[Data items]
·····
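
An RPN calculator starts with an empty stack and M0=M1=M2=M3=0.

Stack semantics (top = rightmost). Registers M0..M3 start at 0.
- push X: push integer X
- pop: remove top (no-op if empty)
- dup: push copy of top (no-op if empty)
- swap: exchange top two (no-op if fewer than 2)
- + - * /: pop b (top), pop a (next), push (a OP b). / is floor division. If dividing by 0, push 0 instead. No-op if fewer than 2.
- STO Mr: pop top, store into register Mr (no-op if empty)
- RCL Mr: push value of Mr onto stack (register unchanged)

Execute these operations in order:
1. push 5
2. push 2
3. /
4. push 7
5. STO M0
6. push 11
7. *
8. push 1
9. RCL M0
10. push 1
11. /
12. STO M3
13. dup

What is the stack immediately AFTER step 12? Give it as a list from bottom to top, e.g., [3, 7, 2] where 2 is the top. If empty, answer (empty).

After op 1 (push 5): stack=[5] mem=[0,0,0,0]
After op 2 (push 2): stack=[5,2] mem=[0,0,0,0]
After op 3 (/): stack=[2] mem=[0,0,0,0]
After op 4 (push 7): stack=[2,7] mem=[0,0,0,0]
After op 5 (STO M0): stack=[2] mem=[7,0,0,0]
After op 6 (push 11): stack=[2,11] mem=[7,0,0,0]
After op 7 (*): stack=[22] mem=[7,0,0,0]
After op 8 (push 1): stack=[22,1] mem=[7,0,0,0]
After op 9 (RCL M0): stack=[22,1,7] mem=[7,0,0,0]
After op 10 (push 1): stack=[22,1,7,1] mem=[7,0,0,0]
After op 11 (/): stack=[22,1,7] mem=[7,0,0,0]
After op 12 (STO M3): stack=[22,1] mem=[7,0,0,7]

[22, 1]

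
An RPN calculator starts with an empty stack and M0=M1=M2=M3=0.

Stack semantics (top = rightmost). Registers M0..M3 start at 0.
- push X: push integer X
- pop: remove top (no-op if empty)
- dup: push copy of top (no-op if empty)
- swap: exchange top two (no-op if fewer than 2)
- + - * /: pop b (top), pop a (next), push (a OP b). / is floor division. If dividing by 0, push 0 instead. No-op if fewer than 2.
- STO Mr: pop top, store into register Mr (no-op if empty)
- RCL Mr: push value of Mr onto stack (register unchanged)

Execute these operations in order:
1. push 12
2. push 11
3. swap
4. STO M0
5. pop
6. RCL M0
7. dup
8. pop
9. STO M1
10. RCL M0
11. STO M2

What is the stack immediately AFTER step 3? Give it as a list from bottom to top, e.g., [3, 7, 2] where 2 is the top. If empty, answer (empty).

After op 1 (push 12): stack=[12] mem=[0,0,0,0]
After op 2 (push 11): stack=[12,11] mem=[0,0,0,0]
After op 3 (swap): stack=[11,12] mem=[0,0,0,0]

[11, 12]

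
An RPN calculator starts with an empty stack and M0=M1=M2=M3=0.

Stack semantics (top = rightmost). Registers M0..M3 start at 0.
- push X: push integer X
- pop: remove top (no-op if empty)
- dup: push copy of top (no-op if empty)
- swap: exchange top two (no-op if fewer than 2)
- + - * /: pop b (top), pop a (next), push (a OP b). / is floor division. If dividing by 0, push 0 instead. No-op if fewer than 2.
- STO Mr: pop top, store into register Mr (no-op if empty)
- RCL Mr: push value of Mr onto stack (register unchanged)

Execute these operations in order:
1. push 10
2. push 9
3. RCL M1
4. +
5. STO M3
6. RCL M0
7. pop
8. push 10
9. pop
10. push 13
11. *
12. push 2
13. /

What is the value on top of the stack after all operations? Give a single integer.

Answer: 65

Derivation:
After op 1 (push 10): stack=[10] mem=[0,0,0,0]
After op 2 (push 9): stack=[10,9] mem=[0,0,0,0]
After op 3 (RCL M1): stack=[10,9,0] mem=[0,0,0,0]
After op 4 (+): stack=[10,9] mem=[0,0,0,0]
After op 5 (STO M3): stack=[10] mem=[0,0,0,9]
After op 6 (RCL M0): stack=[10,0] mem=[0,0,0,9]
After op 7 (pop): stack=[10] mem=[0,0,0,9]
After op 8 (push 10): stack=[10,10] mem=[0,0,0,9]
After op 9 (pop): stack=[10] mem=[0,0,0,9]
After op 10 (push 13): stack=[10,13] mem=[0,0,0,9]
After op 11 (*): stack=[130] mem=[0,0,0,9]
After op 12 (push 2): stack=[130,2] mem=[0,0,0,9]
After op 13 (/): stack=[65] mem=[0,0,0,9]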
·····
What is being asked:
Copy all the records exactly so that no character differs from the source.

Problem solution:
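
An RPN calculator starts with an empty stack and M0=M1=M2=M3=0.

Stack semantics (top = rightmost). Registers M0..M3 start at 0.
- push X: push integer X
- pop: remove top (no-op if empty)
- dup: push copy of top (no-op if empty)
- swap: exchange top two (no-op if fewer than 2)
- + - * /: pop b (top), pop a (next), push (a OP b). / is floor division. If dividing by 0, push 0 instead. No-op if fewer than 2.
- STO Mr: pop top, store into register Mr (no-op if empty)
- RCL Mr: push value of Mr onto stack (register unchanged)

Execute these operations in order:
1. push 5
2. push 2
3. /
4. push 7
5. STO M0
6. push 11
7. *
8. push 1
9. RCL M0
10. push 1
11. /
12. STO M3
13. dup

What is the stack immediately AFTER step 12? Give it as a list from bottom to top, e.g., [3, 7, 2] where 2 is the top. If empty, answer (empty).

After op 1 (push 5): stack=[5] mem=[0,0,0,0]
After op 2 (push 2): stack=[5,2] mem=[0,0,0,0]
After op 3 (/): stack=[2] mem=[0,0,0,0]
After op 4 (push 7): stack=[2,7] mem=[0,0,0,0]
After op 5 (STO M0): stack=[2] mem=[7,0,0,0]
After op 6 (push 11): stack=[2,11] mem=[7,0,0,0]
After op 7 (*): stack=[22] mem=[7,0,0,0]
After op 8 (push 1): stack=[22,1] mem=[7,0,0,0]
After op 9 (RCL M0): stack=[22,1,7] mem=[7,0,0,0]
After op 10 (push 1): stack=[22,1,7,1] mem=[7,0,0,0]
After op 11 (/): stack=[22,1,7] mem=[7,0,0,0]
After op 12 (STO M3): stack=[22,1] mem=[7,0,0,7]

[22, 1]

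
An RPN calculator starts with an empty stack and M0=M1=M2=M3=0.

Stack semantics (top = rightmost). Registers M0..M3 start at 0.
- push X: push integer X
- pop: remove top (no-op if empty)
- dup: push copy of top (no-op if empty)
- swap: exchange top two (no-op if fewer than 2)
- + - * /: pop b (top), pop a (next), push (a OP b). / is floor division. If dividing by 0, push 0 instead. No-op if fewer than 2.
- STO Mr: pop top, store into register Mr (no-op if empty)
- RCL Mr: push value of Mr onto stack (register unchanged)

Execute these operations in order:
1. push 12
2. push 11
3. swap
4. STO M0
5. pop
6. RCL M0
7. dup
8. pop
9. STO M1
10. RCL M0
11. STO M2

What is the stack immediately AFTER step 3? Give it as a list from bottom to top, e.g., [3, 7, 2] where 2 is the top. If empty, answer (empty).

After op 1 (push 12): stack=[12] mem=[0,0,0,0]
After op 2 (push 11): stack=[12,11] mem=[0,0,0,0]
After op 3 (swap): stack=[11,12] mem=[0,0,0,0]

[11, 12]

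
An RPN calculator starts with an empty stack and M0=M1=M2=M3=0.

Stack semantics (top = rightmost). Registers M0..M3 start at 0.
- push X: push integer X
- pop: remove top (no-op if empty)
- dup: push copy of top (no-op if empty)
- swap: exchange top two (no-op if fewer than 2)
- + - * /: pop b (top), pop a (next), push (a OP b). / is floor division. If dividing by 0, push 0 instead. No-op if fewer than 2.
- STO Mr: pop top, store into register Mr (no-op if empty)
- RCL Mr: push value of Mr onto stack (register unchanged)

Execute these operations in order:
1. push 10
2. push 9
3. RCL M1
4. +
5. STO M3
6. RCL M0
7. pop
8. push 10
9. pop
10. push 13
11. *
12. push 2
13. /

What is the value on top of the stack after all operations? Give a single integer.

Answer: 65

Derivation:
After op 1 (push 10): stack=[10] mem=[0,0,0,0]
After op 2 (push 9): stack=[10,9] mem=[0,0,0,0]
After op 3 (RCL M1): stack=[10,9,0] mem=[0,0,0,0]
After op 4 (+): stack=[10,9] mem=[0,0,0,0]
After op 5 (STO M3): stack=[10] mem=[0,0,0,9]
After op 6 (RCL M0): stack=[10,0] mem=[0,0,0,9]
After op 7 (pop): stack=[10] mem=[0,0,0,9]
After op 8 (push 10): stack=[10,10] mem=[0,0,0,9]
After op 9 (pop): stack=[10] mem=[0,0,0,9]
After op 10 (push 13): stack=[10,13] mem=[0,0,0,9]
After op 11 (*): stack=[130] mem=[0,0,0,9]
After op 12 (push 2): stack=[130,2] mem=[0,0,0,9]
After op 13 (/): stack=[65] mem=[0,0,0,9]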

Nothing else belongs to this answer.